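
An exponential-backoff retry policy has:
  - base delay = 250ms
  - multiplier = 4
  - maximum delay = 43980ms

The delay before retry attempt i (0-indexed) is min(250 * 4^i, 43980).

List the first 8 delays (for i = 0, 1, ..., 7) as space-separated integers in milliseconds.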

# Task description
Give the count of lines in the data shown above that contain "retry", and nothing else.

# Written response
2